#### [Exercise]
Each line from the one containing "Blind bags from" through the final line of the data below must be repeated exactly.

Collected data
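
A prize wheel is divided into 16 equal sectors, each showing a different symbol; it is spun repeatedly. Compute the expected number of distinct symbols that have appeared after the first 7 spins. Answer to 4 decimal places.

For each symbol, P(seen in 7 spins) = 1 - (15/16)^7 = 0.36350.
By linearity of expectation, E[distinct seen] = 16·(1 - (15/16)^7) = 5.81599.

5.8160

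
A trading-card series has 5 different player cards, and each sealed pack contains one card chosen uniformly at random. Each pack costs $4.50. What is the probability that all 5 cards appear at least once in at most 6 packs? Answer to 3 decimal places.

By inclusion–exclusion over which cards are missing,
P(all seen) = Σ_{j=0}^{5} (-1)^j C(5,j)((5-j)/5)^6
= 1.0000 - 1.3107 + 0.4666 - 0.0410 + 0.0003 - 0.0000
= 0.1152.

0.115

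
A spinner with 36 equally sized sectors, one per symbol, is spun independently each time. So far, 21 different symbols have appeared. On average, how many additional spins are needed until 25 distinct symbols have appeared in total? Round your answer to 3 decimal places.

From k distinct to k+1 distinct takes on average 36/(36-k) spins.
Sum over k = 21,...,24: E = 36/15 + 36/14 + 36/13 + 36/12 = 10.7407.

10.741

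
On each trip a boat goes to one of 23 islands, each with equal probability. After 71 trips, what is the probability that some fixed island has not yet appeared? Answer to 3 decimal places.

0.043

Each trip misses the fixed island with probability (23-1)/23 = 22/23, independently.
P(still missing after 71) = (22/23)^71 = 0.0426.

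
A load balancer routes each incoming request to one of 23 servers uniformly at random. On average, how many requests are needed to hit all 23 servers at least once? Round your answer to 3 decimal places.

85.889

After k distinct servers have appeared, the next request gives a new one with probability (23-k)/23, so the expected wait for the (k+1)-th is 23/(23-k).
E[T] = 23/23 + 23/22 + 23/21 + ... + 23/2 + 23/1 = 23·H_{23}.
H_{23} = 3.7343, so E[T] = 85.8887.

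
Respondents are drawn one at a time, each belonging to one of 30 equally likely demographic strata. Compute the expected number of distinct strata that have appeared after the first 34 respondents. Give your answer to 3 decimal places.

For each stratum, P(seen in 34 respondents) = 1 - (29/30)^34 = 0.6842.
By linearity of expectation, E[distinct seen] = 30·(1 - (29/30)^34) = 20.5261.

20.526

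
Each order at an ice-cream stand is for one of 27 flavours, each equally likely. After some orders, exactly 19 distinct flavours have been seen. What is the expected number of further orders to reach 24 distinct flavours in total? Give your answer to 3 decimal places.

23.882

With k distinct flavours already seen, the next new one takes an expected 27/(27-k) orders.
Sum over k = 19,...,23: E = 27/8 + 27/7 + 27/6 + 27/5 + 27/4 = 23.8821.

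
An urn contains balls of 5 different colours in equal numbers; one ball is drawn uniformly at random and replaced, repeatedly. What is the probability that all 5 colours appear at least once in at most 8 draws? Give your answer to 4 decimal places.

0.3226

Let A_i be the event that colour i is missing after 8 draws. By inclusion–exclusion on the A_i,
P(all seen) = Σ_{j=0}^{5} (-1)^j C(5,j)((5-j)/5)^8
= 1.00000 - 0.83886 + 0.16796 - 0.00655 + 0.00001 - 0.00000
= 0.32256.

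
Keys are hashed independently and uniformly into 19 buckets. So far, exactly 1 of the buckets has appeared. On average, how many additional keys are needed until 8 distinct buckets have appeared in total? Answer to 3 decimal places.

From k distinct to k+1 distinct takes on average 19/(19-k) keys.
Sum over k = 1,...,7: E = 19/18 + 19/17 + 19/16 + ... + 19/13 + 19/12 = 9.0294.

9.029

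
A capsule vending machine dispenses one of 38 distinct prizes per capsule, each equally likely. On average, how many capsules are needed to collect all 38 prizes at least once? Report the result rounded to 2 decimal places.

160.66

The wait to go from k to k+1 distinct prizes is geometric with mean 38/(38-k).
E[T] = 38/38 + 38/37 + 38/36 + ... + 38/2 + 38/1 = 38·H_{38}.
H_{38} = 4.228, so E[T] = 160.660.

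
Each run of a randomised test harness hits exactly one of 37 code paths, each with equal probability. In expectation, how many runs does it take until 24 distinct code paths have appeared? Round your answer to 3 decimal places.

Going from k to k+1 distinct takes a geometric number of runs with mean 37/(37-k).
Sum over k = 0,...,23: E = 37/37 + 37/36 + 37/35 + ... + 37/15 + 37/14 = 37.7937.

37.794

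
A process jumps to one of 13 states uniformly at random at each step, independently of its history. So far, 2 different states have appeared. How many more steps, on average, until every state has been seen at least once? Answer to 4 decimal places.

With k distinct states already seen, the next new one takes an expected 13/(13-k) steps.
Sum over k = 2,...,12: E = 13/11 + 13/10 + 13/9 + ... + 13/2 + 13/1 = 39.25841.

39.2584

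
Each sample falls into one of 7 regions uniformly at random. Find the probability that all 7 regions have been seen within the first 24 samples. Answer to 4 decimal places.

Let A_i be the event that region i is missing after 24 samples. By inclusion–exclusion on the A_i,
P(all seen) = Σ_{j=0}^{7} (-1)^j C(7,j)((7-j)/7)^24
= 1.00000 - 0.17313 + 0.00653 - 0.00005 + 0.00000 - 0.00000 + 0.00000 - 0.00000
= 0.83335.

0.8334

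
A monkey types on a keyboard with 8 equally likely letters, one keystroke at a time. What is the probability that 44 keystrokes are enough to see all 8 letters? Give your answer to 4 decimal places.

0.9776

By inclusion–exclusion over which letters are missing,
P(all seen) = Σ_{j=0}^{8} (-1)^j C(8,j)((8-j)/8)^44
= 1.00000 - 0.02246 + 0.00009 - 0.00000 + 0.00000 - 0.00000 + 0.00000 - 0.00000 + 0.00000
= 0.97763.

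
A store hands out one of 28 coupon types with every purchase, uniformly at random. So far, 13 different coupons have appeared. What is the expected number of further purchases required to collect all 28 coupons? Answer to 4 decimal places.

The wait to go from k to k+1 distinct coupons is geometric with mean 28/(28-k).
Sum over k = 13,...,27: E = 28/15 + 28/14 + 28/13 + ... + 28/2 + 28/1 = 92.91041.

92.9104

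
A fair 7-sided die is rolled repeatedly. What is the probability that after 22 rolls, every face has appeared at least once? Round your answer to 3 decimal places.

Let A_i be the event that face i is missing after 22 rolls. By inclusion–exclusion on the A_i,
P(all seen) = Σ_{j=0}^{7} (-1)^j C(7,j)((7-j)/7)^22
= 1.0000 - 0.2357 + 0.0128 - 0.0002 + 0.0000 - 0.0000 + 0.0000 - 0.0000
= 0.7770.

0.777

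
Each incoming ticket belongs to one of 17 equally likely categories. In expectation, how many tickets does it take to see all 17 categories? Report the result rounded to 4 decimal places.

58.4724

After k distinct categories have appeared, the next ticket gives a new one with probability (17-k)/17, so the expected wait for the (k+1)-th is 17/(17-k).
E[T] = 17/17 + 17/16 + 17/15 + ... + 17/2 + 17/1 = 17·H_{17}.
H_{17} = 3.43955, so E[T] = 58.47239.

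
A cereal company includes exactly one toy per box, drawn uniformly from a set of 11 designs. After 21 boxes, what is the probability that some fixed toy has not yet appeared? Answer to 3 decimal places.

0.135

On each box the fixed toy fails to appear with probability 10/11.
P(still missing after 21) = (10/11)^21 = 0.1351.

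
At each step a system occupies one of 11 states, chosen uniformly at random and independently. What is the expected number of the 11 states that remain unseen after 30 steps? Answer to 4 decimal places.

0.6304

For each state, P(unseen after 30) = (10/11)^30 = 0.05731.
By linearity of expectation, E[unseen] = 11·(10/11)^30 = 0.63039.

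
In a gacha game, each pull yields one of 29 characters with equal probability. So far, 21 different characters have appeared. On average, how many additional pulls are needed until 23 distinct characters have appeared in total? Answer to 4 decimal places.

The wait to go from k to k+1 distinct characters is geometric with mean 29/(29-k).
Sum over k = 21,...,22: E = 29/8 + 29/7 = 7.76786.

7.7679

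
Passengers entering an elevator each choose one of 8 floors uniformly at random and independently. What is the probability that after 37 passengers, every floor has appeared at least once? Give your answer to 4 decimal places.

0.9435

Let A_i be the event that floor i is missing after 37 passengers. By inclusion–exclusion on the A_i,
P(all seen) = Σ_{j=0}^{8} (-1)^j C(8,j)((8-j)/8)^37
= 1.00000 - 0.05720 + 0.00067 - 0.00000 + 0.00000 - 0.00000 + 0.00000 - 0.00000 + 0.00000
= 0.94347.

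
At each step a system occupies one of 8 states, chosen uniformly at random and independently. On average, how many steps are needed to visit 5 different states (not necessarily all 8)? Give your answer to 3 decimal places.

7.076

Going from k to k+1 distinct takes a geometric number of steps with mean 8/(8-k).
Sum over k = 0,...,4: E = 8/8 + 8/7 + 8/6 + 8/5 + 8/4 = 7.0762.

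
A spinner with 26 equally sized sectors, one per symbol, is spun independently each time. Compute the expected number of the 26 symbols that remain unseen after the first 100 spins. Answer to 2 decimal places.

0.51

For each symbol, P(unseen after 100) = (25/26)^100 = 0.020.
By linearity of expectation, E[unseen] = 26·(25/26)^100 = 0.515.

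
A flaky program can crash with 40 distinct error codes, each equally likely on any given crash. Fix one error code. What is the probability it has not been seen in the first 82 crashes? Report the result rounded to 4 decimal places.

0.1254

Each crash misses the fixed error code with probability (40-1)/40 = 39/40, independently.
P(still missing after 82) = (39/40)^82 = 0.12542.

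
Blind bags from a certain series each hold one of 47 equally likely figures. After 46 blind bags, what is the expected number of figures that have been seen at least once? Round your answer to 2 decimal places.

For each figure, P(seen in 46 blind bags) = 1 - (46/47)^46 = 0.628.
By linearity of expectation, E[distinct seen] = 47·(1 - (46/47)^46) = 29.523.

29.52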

#### [Task response]
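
Blind bags from a certain series each hold one of 47 equally likely figures. After 46 blind bags, what is the expected number of figures that have been seen at least once? Round your answer to 2 decimal places.

For each figure, P(seen in 46 blind bags) = 1 - (46/47)^46 = 0.628.
By linearity of expectation, E[distinct seen] = 47·(1 - (46/47)^46) = 29.523.

29.52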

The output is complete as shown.